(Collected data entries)
◆ ◆ ◆ ◆

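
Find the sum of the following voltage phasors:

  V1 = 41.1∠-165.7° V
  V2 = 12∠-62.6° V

Step 1 — Convert each phasor to rectangular form:
  V1 = 41.1·(cos(-165.7°) + j·sin(-165.7°)) = -39.83 - j10.15 V
  V2 = 12·(cos(-62.6°) + j·sin(-62.6°)) = 5.522 - j10.65 V
Step 2 — Sum components: V_total = -34.3 - j20.81 V.
Step 3 — Convert to polar: |V_total| = 40.12 V, ∠V_total = -148.8°.

V_total = 40.12∠-148.8° V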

◆ ◆ ◆ ◆

§ YOUR TASK
Give back every line above, unchanged.

§ RESULT FOR THIS TASK
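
Find the sum of the following voltage phasors:

  V1 = 41.1∠-165.7° V
  V2 = 12∠-62.6° V

Step 1 — Convert each phasor to rectangular form:
  V1 = 41.1·(cos(-165.7°) + j·sin(-165.7°)) = -39.83 - j10.15 V
  V2 = 12·(cos(-62.6°) + j·sin(-62.6°)) = 5.522 - j10.65 V
Step 2 — Sum components: V_total = -34.3 - j20.81 V.
Step 3 — Convert to polar: |V_total| = 40.12 V, ∠V_total = -148.8°.

V_total = 40.12∠-148.8° V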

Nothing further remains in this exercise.